◆ AIM OF THE EXERCISE:
Quote the entries below from the line with "A hiring committee" through the line with "7, Site 2, Site 1, Site 8", both ends included, and only those lines.

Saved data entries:
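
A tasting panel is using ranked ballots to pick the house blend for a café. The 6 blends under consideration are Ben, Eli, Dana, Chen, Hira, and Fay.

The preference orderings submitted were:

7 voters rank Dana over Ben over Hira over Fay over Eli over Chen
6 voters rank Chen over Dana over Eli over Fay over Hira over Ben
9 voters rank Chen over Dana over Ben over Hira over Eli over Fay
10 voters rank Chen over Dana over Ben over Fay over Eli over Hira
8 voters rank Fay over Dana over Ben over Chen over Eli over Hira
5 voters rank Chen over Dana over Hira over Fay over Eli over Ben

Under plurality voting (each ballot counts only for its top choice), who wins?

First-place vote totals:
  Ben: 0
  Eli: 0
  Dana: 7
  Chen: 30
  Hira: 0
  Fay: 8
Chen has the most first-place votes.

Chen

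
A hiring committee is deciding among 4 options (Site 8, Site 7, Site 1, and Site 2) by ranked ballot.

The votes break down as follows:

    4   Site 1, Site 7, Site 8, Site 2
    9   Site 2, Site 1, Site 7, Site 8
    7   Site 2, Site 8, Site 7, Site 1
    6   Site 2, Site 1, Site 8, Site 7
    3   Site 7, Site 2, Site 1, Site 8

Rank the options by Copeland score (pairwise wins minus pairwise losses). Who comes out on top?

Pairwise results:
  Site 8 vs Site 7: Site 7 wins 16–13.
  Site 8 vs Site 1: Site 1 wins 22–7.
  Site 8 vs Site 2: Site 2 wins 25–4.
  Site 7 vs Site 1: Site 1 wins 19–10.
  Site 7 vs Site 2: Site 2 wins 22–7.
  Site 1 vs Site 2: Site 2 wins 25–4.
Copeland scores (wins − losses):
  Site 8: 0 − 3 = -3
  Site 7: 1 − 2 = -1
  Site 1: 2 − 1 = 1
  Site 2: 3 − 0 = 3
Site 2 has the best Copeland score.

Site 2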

◆ RESPONSE FOR THIS EXERCISE:
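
A hiring committee is deciding among 4 options (Site 8, Site 7, Site 1, and Site 2) by ranked ballot.

The votes break down as follows:

    4   Site 1, Site 7, Site 8, Site 2
    9   Site 2, Site 1, Site 7, Site 8
    7   Site 2, Site 8, Site 7, Site 1
    6   Site 2, Site 1, Site 8, Site 7
    3   Site 7, Site 2, Site 1, Site 8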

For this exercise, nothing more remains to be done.